**TASK ITEM**
Set down exactly the lines below, from the one containing "Under the parallel rewrite c" through the final line, and include no others.

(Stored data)
——
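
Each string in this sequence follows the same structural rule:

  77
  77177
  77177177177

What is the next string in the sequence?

Each string is two copies of the previous one joined by '1'.
So the next term is two copies of 77177177177 with '1' between the halves.

77177177177177177177177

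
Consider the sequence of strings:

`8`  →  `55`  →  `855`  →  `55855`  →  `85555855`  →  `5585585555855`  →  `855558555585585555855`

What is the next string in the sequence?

Each term (from the third on) is the two preceding terms concatenated in order: term 3 = 8·55 = 855.
The next term joins 5585585555855 and 855558555585585555855.

5585585555855855558555585585555855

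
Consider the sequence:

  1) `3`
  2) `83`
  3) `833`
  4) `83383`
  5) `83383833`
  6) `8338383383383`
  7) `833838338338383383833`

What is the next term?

8338383383383833838338338383383383

This is a Fibonacci-style word recurrence s(k) = s(k−1)·s(k−2): e.g. 83·3 = 833.
So term 8 is 833838338338383383833·8338383383383.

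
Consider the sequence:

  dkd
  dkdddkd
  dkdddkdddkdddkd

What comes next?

dkdddkdddkdddkdddkdddkdddkdddkd

Each string is two copies of the previous one joined by 'd'.
So the next term is two copies of dkdddkdddkdddkd with 'd' between the halves.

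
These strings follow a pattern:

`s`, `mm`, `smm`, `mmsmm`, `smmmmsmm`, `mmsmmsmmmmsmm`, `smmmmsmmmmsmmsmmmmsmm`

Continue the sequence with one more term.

mmsmmsmmmmsmmsmmmmsmmmmsmmsmmmmsmm

Each term (from the third on) is the two preceding terms concatenated in order: term 3 = s·mm = smm.
The next term joins mmsmmsmmmmsmm and smmmmsmmmmsmmsmmmmsmm.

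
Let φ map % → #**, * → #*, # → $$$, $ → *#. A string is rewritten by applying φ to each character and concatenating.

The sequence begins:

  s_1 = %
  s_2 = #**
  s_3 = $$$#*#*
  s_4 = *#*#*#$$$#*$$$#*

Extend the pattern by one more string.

#*$$$#*$$$#*$$$*#*#*#$$$#**#*#*#$$$#*

Replace each of the 16 characters of *#*#*#$$$#*$$$#* in place — #* $$$ #* $$$ #* $$$ *# *# *# $$$ #* *# *# *# $$$ #* — and concatenate.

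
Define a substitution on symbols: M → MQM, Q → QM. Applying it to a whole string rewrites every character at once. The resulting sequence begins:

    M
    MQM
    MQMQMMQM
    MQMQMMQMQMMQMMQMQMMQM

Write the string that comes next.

MQMQMMQMQMMQMMQMQMMQMQMMQMMQMQMMQMMQMQMMQMQMMQMMQMQMMQM

Applying the rule to each of the 21 symbols of MQMQMMQMQMMQMMQMQMMQM gives the pieces MQM QM MQM QM MQM MQM QM MQM QM MQM MQM QM MQM MQM QM MQM QM MQM MQM QM MQM, which concatenate to the answer.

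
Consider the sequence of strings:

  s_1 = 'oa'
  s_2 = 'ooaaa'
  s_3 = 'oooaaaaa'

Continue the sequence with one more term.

Each string has the form o^{n} a^{2n-1} (n = 1, 2, …).
Setting n = 4 gives 4, 7 characters in each block.

ooooaaaaaaa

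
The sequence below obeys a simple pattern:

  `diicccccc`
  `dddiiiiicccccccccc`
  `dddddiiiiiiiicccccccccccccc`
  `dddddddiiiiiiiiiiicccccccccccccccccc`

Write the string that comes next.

Term n consists of 2n-1 d's, followed by 3n-1 i's, followed by 4n+2 c's (n = 1, 2, …).
For the next term, n = 5, so the run lengths are 9, 14, 22.

dddddddddiiiiiiiiiiiiiicccccccccccccccccccccc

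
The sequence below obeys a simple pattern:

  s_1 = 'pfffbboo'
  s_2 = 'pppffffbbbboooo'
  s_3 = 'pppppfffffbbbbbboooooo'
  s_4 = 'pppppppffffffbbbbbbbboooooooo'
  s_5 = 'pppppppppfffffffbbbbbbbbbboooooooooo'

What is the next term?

Term n consists of 2n-1 p's, followed by n+2 f's, followed by 2n b's, followed by 2n o's (n = 1, 2, …).
Setting n = 6 gives 11, 8, 12, 12 characters in each block.

pppppppppppffffffffbbbbbbbbbbbboooooooooooo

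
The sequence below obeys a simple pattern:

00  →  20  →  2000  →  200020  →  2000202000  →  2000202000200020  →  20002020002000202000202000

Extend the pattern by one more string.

Each term (from the third on) is the previous term followed by the one before it: term 3 = 20·00 = 2000.
So term 8 is 20002020002000202000202000·2000202000200020.

200020200020002020002020002000202000200020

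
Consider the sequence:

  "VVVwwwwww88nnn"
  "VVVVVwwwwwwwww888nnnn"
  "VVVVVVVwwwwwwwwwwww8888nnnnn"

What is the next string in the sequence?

The n-th term is 2n-1 V's then 3n w's then n 8's then n+1 n's, where the shown terms are n = 2, 3, 4.
Setting n = 5 gives 9, 15, 5, 6 characters in each block.

VVVVVVVVVwwwwwwwwwwwwwww88888nnnnnn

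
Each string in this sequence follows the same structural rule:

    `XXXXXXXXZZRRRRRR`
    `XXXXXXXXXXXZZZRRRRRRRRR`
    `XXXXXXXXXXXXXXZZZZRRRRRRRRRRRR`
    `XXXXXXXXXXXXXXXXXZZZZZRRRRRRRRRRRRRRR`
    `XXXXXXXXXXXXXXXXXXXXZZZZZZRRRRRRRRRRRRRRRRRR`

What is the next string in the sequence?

Each string has the form X^{3n+2} Z^{n} R^{3n}, where the shown terms are n = 2, 3, 4, 5, 6.
At n = 7 the blocks have lengths 23, 7, 21.

XXXXXXXXXXXXXXXXXXXXXXXZZZZZZZRRRRRRRRRRRRRRRRRRRRR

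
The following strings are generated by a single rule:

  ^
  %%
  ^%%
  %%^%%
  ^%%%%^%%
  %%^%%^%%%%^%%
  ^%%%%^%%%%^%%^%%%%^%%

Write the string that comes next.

From term 3 onward, concatenate the second-to-last term with the last: ^·%% = ^%%, %%·^%% = %%^%%, …
Continuing: %%^%%^%%%%^%% · ^%%%%^%%%%^%%^%%%%^%% gives term 8.

%%^%%^%%%%^%%^%%%%^%%%%^%%^%%%%^%%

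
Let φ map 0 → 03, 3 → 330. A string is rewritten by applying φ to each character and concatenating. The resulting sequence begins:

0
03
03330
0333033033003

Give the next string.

0333033033003330330033303300303330

Applying the rule to each of the 13 symbols of 0333033033003 gives the pieces 03 330 330 330 03 330 330 03 330 330 03 03 330, which concatenate to the answer.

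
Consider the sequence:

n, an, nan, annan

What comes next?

Each term (from the third on) is the two preceding terms concatenated in order: term 3 = n·an = nan.
So term 5 is nan·annan.

nanannan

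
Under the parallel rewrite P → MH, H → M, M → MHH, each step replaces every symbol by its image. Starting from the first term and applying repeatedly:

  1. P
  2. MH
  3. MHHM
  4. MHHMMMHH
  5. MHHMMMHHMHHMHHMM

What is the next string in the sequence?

MHHMMMHHMHHMHHMMMHHMMMHHMMMHHMHH

φ(MHHMMMHHMHHMHHMM) expands symbol-by-symbol to MHH M M MHH MHH MHH M M MHH M M MHH M M MHH MHH; joining the 16 pieces gives the next term.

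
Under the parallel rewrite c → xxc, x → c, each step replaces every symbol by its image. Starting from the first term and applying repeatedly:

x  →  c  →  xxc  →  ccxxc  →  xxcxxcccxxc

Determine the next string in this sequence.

ccxxcccxxcxxcxxcccxxc

Rewriting each symbol of xxcxxcccxxc: x→c, x→c, c→xxc, x→c, x→c, c→xxc, c→xxc, c→xxc, x→c, x→c, c→xxc, which concatenates to c c xxc c c xxc xxc xxc c c xxc.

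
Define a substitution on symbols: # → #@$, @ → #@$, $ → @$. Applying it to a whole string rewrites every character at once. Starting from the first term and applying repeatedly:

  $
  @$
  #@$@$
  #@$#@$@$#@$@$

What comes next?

Rewriting the 13 symbols of #@$#@$@$#@$@$ one by one yields #@$ #@$ @$ #@$ #@$ @$ #@$ @$ #@$ #@$ @$ #@$ @$; concatenated:

#@$#@$@$#@$#@$@$#@$@$#@$#@$@$#@$@$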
——
**EXERCISE RESULT**
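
Under the parallel rewrite c → xxc, x → c, each step replaces every symbol by its image. Starting from the first term and applying repeatedly:

x  →  c  →  xxc  →  ccxxc  →  xxcxxcccxxc

Determine the next string in this sequence.

ccxxcccxxcxxcxxcccxxc

Rewriting each symbol of xxcxxcccxxc: x→c, x→c, c→xxc, x→c, x→c, c→xxc, c→xxc, c→xxc, x→c, x→c, c→xxc, which concatenates to c c xxc c c xxc xxc xxc c c xxc.

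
Define a substitution on symbols: # → #@$, @ → #@$, $ → @$. Applying it to a whole string rewrites every character at once. Starting from the first term and applying repeatedly:

  $
  @$
  #@$@$
  #@$#@$@$#@$@$

What comes next?

Rewriting the 13 symbols of #@$#@$@$#@$@$ one by one yields #@$ #@$ @$ #@$ #@$ @$ #@$ @$ #@$ #@$ @$ #@$ @$; concatenated:

#@$#@$@$#@$#@$@$#@$@$#@$#@$@$#@$@$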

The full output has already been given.